Dataset entries:
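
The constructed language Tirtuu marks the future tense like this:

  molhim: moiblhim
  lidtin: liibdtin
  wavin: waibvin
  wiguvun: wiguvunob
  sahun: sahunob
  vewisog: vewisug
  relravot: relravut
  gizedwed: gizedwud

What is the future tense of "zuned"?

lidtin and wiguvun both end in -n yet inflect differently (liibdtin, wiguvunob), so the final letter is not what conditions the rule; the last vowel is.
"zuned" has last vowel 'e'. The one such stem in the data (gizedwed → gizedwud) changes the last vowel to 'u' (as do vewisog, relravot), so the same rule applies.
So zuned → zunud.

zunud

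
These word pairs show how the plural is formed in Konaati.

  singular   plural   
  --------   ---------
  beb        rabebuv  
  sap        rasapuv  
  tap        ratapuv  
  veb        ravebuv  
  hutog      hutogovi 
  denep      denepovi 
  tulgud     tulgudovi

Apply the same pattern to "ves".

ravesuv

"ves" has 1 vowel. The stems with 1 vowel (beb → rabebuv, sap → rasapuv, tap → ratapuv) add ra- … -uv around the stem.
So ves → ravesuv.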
* * *
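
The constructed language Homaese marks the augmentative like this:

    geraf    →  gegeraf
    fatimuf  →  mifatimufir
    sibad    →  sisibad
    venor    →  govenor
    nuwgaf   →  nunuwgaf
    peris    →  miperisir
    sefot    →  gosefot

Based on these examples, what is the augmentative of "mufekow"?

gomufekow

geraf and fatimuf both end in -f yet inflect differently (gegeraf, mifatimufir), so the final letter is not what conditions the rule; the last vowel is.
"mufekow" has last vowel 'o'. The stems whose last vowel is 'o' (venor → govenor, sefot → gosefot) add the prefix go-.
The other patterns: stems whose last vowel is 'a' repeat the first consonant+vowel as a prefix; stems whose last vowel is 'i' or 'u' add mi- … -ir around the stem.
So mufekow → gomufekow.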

▶ _Exercise_
Scan the data, and report each line that uses the word "this".

▶ _Completed exercise_
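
The constructed language Tirtuu marks the future tense like this:
The constructed language Homaese marks the augmentative like this: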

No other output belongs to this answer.